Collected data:
■ ■ ■ ■ ■
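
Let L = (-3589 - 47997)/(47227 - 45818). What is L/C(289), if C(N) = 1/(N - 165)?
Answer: -6396664/1409 ≈ -4539.9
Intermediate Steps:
C(N) = 1/(-165 + N)
L = -51586/1409 ≈ -36.612
L/C(289) = -51586/(1409*(1/(-165 + 289))) = -51586/(1409*(1/124)) = -51586/(1409*1/124) = -51586/1409*124 = -6396664/1409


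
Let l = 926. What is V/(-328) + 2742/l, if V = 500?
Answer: 54547/37966 ≈ 1.4367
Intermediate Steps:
V/(-328) + 2742/l = 500/(-328) + 2742/926 = 500*(-1/328) + 2742*(1/926) = -125/82 + 1371/463 = 54547/37966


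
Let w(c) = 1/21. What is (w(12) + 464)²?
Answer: 94965025/441 ≈ 2.1534e+5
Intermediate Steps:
w(c) = 1/21
(w(12) + 464)² = (1/21 + 464)² = (9745/21)² = 94965025/441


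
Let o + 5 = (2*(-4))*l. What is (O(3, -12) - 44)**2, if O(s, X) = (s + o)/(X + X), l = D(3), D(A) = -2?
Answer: 286225/144 ≈ 1987.7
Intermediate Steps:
l = -2
o = 11 (o = -5 + (2*(-4))*(-2) = -5 - 8*(-2) = -5 + 16 = 11)
O(s, X) = (11 + s)/(2*X) (O(s, X) = (s + 11)/(X + X) = (11 + s)/((2*X)) = (11 + s)*(1/(2*X)) = (11 + s)/(2*X))
(O(3, -12) - 44)**2 = ((1/2)*(11 + 3)/(-12) - 44)**2 = ((1/2)*(-1/12)*14 - 44)**2 = (-7/12 - 44)**2 = (-535/12)**2 = 286225/144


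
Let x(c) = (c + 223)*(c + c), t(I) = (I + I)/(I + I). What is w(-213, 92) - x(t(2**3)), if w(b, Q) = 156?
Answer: -292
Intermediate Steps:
t(I) = 1 (t(I) = (2*I)/((2*I)) = (2*I)*(1/(2*I)) = 1)
x(c) = 2*c*(223 + c) (x(c) = (223 + c)*(2*c) = 2*c*(223 + c))
w(-213, 92) - x(t(2**3)) = 156 - 2*(223 + 1) = 156 - 2*224 = 156 - 1*448 = 156 - 448 = -292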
■ ■ ■ ■ ■
## WORK TO COMPLETE
If a line contains the word "What", it counts; say how many such lines the records hold, and give only that number.

## SOLUTION TO THE PROBLEM
5